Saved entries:
########################################

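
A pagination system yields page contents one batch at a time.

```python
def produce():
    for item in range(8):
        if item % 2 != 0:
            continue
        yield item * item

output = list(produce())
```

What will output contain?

Step 1: Only yield item**2 when item is divisible by 2:
  item=0: 0 % 2 == 0, yield 0**2 = 0
  item=2: 2 % 2 == 0, yield 2**2 = 4
  item=4: 4 % 2 == 0, yield 4**2 = 16
  item=6: 6 % 2 == 0, yield 6**2 = 36
Therefore output = [0, 4, 16, 36].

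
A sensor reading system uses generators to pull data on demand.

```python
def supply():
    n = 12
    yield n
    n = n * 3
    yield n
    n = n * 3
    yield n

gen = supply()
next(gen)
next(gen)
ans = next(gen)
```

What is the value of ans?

Step 1: Trace through generator execution:
  Yield 1: n starts at 12, yield 12
  Yield 2: n = 12 * 3 = 36, yield 36
  Yield 3: n = 36 * 3 = 108, yield 108
Step 2: First next() gets 12, second next() gets the second value, third next() yields 108.
Therefore ans = 108.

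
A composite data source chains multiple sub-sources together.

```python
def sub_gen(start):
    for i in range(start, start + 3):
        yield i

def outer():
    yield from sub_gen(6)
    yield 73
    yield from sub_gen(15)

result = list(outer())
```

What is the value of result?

Step 1: outer() delegates to sub_gen(6):
  yield 6
  yield 7
  yield 8
Step 2: yield 73
Step 3: Delegates to sub_gen(15):
  yield 15
  yield 16
  yield 17
Therefore result = [6, 7, 8, 73, 15, 16, 17].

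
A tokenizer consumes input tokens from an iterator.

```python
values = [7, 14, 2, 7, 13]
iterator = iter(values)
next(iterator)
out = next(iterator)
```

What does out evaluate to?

Step 1: Create iterator over [7, 14, 2, 7, 13].
Step 2: next() consumes 7.
Step 3: next() returns 14.
Therefore out = 14.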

########################################

Select every line of the records holding the string "range".

TASK RESULT:
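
    for item in range(8):
    for i in range(start, start + 3):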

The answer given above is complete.